╭─ Dataset records

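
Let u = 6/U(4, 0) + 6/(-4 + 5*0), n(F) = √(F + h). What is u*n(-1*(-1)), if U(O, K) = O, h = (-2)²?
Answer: 0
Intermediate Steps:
h = 4
n(F) = √(4 + F) (n(F) = √(F + 4) = √(4 + F))
u = 0 (u = 6/4 + 6/(-4 + 5*0) = 6*(¼) + 6/(-4 + 0) = 3/2 + 6/(-4) = 3/2 + 6*(-¼) = 3/2 - 3/2 = 0)
u*n(-1*(-1)) = 0*√(4 - 1*(-1)) = 0*√(4 + 1) = 0*√5 = 0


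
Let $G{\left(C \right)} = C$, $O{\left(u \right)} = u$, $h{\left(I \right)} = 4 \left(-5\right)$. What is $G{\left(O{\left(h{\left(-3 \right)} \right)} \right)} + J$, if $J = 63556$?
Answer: $63536$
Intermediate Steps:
$h{\left(I \right)} = -20$
$G{\left(O{\left(h{\left(-3 \right)} \right)} \right)} + J = -20 + 63556 = 63536$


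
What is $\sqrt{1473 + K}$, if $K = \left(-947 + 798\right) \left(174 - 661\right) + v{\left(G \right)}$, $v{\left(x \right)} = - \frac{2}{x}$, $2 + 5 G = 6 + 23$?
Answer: $\frac{\sqrt{5996886}}{9} \approx 272.09$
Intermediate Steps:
$G = \frac{27}{5}$ ($G = - \frac{2}{5} + \frac{6 + 23}{5} = - \frac{2}{5} + \frac{1}{5} \cdot 29 = - \frac{2}{5} + \frac{29}{5} = \frac{27}{5} \approx 5.4$)
$K = \frac{1959191}{27}$ ($K = \left(-947 + 798\right) \left(174 - 661\right) - \frac{2}{\frac{27}{5}} = \left(-149\right) \left(-487\right) - \frac{10}{27} = 72563 - \frac{10}{27} = \frac{1959191}{27} \approx 72563.0$)
$\sqrt{1473 + K} = \sqrt{1473 + \frac{1959191}{27}} = \sqrt{\frac{1998962}{27}} = \frac{\sqrt{5996886}}{9}$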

╰─

■ **Required work**:
Output exactly the leading lines of the data, up to and including the line marked by "Answer: $63536$".

■ **Answer for this exercise**:
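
Let u = 6/U(4, 0) + 6/(-4 + 5*0), n(F) = √(F + h). What is u*n(-1*(-1)), if U(O, K) = O, h = (-2)²?
Answer: 0
Intermediate Steps:
h = 4
n(F) = √(4 + F) (n(F) = √(F + 4) = √(4 + F))
u = 0 (u = 6/4 + 6/(-4 + 5*0) = 6*(¼) + 6/(-4 + 0) = 3/2 + 6/(-4) = 3/2 + 6*(-¼) = 3/2 - 3/2 = 0)
u*n(-1*(-1)) = 0*√(4 - 1*(-1)) = 0*√(4 + 1) = 0*√5 = 0


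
Let $G{\left(C \right)} = C$, $O{\left(u \right)} = u$, $h{\left(I \right)} = 4 \left(-5\right)$. What is $G{\left(O{\left(h{\left(-3 \right)} \right)} \right)} + J$, if $J = 63556$?
Answer: $63536$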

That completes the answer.